▼▼▼

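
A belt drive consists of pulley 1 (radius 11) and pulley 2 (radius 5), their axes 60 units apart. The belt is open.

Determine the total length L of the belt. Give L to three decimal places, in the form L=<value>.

open belt: β = asin((r2−r1)/C) = asin(-6/60) = -5.7392°
wrap1 = π − 2β = 191.4783°
wrap2 = π + 2β = 168.5217°
tangent length = C·cosβ = 59.6992
L = r1·wrap1 + r2·wrap2 + 2·C·cosβ = 11·3.3419 + 5·2.9413 + 2·59.6992 = 170.8660

L=170.866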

▲▲▲

Task prompt: With the material above as the source, restate each line word for word.

Answer:
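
A belt drive consists of pulley 1 (radius 11) and pulley 2 (radius 5), their axes 60 units apart. The belt is open.

Determine the total length L of the belt. Give L to three decimal places, in the form L=<value>.

open belt: β = asin((r2−r1)/C) = asin(-6/60) = -5.7392°
wrap1 = π − 2β = 191.4783°
wrap2 = π + 2β = 168.5217°
tangent length = C·cosβ = 59.6992
L = r1·wrap1 + r2·wrap2 + 2·C·cosβ = 11·3.3419 + 5·2.9413 + 2·59.6992 = 170.8660

L=170.866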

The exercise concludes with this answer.